Entries provided Block Start
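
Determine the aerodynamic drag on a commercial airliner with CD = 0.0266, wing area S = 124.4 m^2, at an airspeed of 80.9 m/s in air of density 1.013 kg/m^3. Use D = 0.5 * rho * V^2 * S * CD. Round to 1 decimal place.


Step 1: Dynamic pressure q = 0.5 * 1.013 * 80.9^2 = 3314.9463 Pa
Step 2: Drag D = q * S * CD = 3314.9463 * 124.4 * 0.0266
Step 3: D = 10969.3 N

10969.3


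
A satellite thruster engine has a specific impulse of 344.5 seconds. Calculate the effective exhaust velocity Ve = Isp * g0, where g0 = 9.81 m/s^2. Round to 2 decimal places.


Step 1: Ve = Isp * g0 = 344.5 * 9.81
Step 2: Ve = 3379.55 m/s

3379.55


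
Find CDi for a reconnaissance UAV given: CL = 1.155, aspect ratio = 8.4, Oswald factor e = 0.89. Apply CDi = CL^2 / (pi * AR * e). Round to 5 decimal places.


Step 1: CL^2 = 1.155^2 = 1.334025
Step 2: pi * AR * e = 3.14159 * 8.4 * 0.89 = 23.486547
Step 3: CDi = 1.334025 / 23.486547 = 0.05680

0.05680


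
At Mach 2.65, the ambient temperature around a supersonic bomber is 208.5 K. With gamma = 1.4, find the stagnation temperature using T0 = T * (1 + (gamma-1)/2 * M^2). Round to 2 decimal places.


Step 1: (gamma-1)/2 = 0.2
Step 2: M^2 = 7.0225
Step 3: 1 + 0.2 * 7.0225 = 2.4045
Step 4: T0 = 208.5 * 2.4045 = 501.34 K

501.34


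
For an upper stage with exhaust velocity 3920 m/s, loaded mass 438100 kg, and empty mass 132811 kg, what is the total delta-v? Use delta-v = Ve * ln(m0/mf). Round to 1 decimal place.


Step 1: Mass ratio m0/mf = 438100 / 132811 = 3.298673
Step 2: ln(3.298673) = 1.19352
Step 3: delta-v = 3920 * 1.19352 = 4678.6 m/s

4678.6


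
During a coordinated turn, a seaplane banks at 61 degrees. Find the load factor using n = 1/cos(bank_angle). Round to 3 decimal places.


Step 1: Convert 61 degrees to radians = 1.064651
Step 2: cos(61 deg) = 0.48481
Step 3: n = 1 / 0.48481 = 2.063

2.063


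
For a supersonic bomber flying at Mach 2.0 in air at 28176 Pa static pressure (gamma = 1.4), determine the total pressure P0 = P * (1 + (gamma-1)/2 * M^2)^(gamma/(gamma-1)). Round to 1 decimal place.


Step 1: (gamma-1)/2 * M^2 = 0.2 * 4.0 = 0.8
Step 2: 1 + 0.8 = 1.8
Step 3: Exponent gamma/(gamma-1) = 3.5
Step 4: P0 = 28176 * 1.8^3.5 = 220461.7 Pa

220461.7


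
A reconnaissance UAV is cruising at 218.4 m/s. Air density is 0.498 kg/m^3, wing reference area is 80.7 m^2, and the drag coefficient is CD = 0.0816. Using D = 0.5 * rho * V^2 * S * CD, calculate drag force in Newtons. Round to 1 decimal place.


Step 1: Dynamic pressure q = 0.5 * 0.498 * 218.4^2 = 11876.9414 Pa
Step 2: Drag D = q * S * CD = 11876.9414 * 80.7 * 0.0816
Step 3: D = 78211.1 N

78211.1


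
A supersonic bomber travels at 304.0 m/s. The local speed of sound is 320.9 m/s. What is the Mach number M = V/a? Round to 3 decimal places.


Step 1: M = V / a = 304.0 / 320.9
Step 2: M = 0.947

0.947


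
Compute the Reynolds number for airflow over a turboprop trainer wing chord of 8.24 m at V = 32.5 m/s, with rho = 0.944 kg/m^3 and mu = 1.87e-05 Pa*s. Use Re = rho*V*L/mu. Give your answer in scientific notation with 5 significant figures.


Step 1: Numerator = rho * V * L = 0.944 * 32.5 * 8.24 = 252.8032
Step 2: Re = 252.8032 / 1.87e-05
Step 3: Re = 1.3519e+07

1.3519e+07


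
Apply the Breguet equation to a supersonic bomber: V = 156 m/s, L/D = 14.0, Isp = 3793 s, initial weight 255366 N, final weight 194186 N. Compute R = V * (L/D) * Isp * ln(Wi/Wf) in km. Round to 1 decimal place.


Step 1: Coefficient = V * (L/D) * Isp = 156 * 14.0 * 3793 = 8283912.0 m
Step 2: Wi/Wf = 255366 / 194186 = 1.315059
Step 3: ln(1.315059) = 0.273881
Step 4: R = 8283912.0 * 0.273881 = 2268809.0 m = 2268.8 km

2268.8


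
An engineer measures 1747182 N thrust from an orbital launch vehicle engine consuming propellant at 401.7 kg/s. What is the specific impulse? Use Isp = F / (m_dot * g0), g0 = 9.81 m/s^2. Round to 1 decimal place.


Step 1: m_dot * g0 = 401.7 * 9.81 = 3940.68
Step 2: Isp = 1747182 / 3940.68 = 443.4 s

443.4


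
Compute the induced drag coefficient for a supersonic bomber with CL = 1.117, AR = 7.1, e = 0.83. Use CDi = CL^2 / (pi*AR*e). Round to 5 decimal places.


Step 1: CL^2 = 1.117^2 = 1.247689
Step 2: pi * AR * e = 3.14159 * 7.1 * 0.83 = 18.513406
Step 3: CDi = 1.247689 / 18.513406 = 0.06739

0.06739


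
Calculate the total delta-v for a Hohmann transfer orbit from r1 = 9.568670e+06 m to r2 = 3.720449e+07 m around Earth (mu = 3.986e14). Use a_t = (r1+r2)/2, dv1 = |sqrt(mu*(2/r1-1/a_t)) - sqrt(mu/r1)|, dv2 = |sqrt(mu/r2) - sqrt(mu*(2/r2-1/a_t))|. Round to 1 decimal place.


Step 1: Transfer semi-major axis a_t = (9.568670e+06 + 3.720449e+07) / 2 = 2.338658e+07 m
Step 2: v1 (circular at r1) = sqrt(mu/r1) = 6454.21 m/s
Step 3: v_t1 = sqrt(mu*(2/r1 - 1/a_t)) = 8140.61 m/s
Step 4: dv1 = |8140.61 - 6454.21| = 1686.41 m/s
Step 5: v2 (circular at r2) = 3273.19 m/s, v_t2 = 2093.69 m/s
Step 6: dv2 = |3273.19 - 2093.69| = 1179.49 m/s
Step 7: Total delta-v = 1686.41 + 1179.49 = 2865.9 m/s

2865.9


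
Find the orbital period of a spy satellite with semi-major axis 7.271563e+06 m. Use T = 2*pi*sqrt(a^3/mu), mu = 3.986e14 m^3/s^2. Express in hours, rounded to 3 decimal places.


Step 1: a^3 / mu = 3.844885e+20 / 3.986e14 = 9.645972e+05
Step 2: sqrt(9.645972e+05) = 982.1391 s
Step 3: T = 2*pi * 982.1391 = 6170.96 s
Step 4: T in hours = 6170.96 / 3600 = 1.714 hours

1.714


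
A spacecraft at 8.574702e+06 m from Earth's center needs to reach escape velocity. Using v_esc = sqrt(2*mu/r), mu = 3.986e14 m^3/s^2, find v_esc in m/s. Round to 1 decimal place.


Step 1: 2*mu/r = 2 * 3.986e14 / 8.574702e+06 = 92971160.9803
Step 2: v_esc = sqrt(92971160.9803) = 9642.2 m/s

9642.2


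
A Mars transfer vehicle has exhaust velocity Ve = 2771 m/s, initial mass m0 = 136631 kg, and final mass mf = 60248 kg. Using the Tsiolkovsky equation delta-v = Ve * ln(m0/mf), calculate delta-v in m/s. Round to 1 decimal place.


Step 1: Mass ratio m0/mf = 136631 / 60248 = 2.26781
Step 2: ln(2.26781) = 0.818814
Step 3: delta-v = 2771 * 0.818814 = 2268.9 m/s

2268.9


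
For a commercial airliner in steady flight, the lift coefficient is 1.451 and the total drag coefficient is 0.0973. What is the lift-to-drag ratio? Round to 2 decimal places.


Step 1: L/D = CL / CD = 1.451 / 0.0973
Step 2: L/D = 14.91

14.91


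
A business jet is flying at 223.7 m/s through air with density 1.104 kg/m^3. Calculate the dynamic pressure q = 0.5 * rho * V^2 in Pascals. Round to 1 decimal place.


Step 1: V^2 = 223.7^2 = 50041.69
Step 2: q = 0.5 * 1.104 * 50041.69
Step 3: q = 27623.0 Pa

27623.0


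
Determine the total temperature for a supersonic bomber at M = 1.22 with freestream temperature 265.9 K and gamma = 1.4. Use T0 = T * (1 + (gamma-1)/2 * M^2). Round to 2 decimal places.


Step 1: (gamma-1)/2 = 0.2
Step 2: M^2 = 1.4884
Step 3: 1 + 0.2 * 1.4884 = 1.29768
Step 4: T0 = 265.9 * 1.29768 = 345.05 K

345.05


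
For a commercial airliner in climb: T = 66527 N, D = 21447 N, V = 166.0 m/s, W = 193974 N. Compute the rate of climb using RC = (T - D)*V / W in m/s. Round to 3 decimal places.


Step 1: Excess thrust = T - D = 66527 - 21447 = 45080 N
Step 2: Excess power = 45080 * 166.0 = 7483280.0 W
Step 3: RC = 7483280.0 / 193974 = 38.579 m/s

38.579


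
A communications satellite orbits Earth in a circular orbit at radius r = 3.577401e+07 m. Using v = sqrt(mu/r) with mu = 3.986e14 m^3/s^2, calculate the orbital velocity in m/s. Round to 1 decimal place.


Step 1: mu / r = 3.986e14 / 3.577401e+07 = 11142167.1767
Step 2: v = sqrt(11142167.1767) = 3338.0 m/s

3338.0


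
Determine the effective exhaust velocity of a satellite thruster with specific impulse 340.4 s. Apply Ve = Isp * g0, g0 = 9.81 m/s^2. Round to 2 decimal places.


Step 1: Ve = Isp * g0 = 340.4 * 9.81
Step 2: Ve = 3339.32 m/s

3339.32


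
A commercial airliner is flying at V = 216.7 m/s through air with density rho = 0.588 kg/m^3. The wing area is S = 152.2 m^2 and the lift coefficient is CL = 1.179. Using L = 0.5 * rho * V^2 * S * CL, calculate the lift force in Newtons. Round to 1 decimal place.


Step 1: Calculate dynamic pressure q = 0.5 * 0.588 * 216.7^2 = 0.5 * 0.588 * 46958.89 = 13805.9137 Pa
Step 2: Multiply by wing area and lift coefficient: L = 13805.9137 * 152.2 * 1.179
Step 3: L = 2101260.0591 * 1.179 = 2477385.6 N

2477385.6


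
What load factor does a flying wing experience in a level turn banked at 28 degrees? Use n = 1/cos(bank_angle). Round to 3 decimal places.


Step 1: Convert 28 degrees to radians = 0.488692
Step 2: cos(28 deg) = 0.882948
Step 3: n = 1 / 0.882948 = 1.133

1.133


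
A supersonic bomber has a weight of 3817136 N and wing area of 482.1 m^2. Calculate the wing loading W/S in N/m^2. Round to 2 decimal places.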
Entries provided Block End
▶ [Exercise directions]: Nothing but the lines from the one with "What load factor" through the final line of the records above should appear, each copied exactly.

▶ [Answer box]:
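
What load factor does a flying wing experience in a level turn banked at 28 degrees? Use n = 1/cos(bank_angle). Round to 3 decimal places.


Step 1: Convert 28 degrees to radians = 0.488692
Step 2: cos(28 deg) = 0.882948
Step 3: n = 1 / 0.882948 = 1.133

1.133


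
A supersonic bomber has a weight of 3817136 N and wing area of 482.1 m^2. Calculate the wing loading W/S in N/m^2. Round to 2 decimal places.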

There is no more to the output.